Return exactly, and only, the lines from the line containing "Let P be the" through the final line of the records below, both included.

[Saved data entries]
# # # #

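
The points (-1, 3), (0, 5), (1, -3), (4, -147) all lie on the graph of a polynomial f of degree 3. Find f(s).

Write f(s) = as^3 + bs^2 + cs + d. Substituting each data point gives a linear system:
  -a + b - c + d = 3
  d = 5
  a + b + c + d = -3
  64a + 16b + 4c + d = -147
Solving the system yields a = -1, b = -5, c = -2, d = 5.
So f(s) = -s^3 - 5s^2 - 2s + 5.
Check: f(1) = -3. ✓

f(s) = -s^3 - 5s^2 - 2s + 5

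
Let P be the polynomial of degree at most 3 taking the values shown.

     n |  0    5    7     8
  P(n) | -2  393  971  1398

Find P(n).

Write P(n) = an^3 + bn^2 + cn + d. Substituting each data point gives a linear system:
  d = -2
  125a + 25b + 5c + d = 393
  343a + 49b + 7c + d = 971
  512a + 64b + 8c + d = 1398
Solving the system yields a = 2, b = 6, c = -1, d = -2.
So P(n) = 2n^3 + 6n^2 - n - 2.
Check: P(5) = 393. ✓

P(n) = 2n^3 + 6n^2 - n - 2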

# # # #

RESPONSE TO THIS EXERCISE =
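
Let P be the polynomial of degree at most 3 taking the values shown.

     n |  0    5    7     8
  P(n) | -2  393  971  1398

Find P(n).

Write P(n) = an^3 + bn^2 + cn + d. Substituting each data point gives a linear system:
  d = -2
  125a + 25b + 5c + d = 393
  343a + 49b + 7c + d = 971
  512a + 64b + 8c + d = 1398
Solving the system yields a = 2, b = 6, c = -1, d = -2.
So P(n) = 2n^3 + 6n^2 - n - 2.
Check: P(5) = 393. ✓

P(n) = 2n^3 + 6n^2 - n - 2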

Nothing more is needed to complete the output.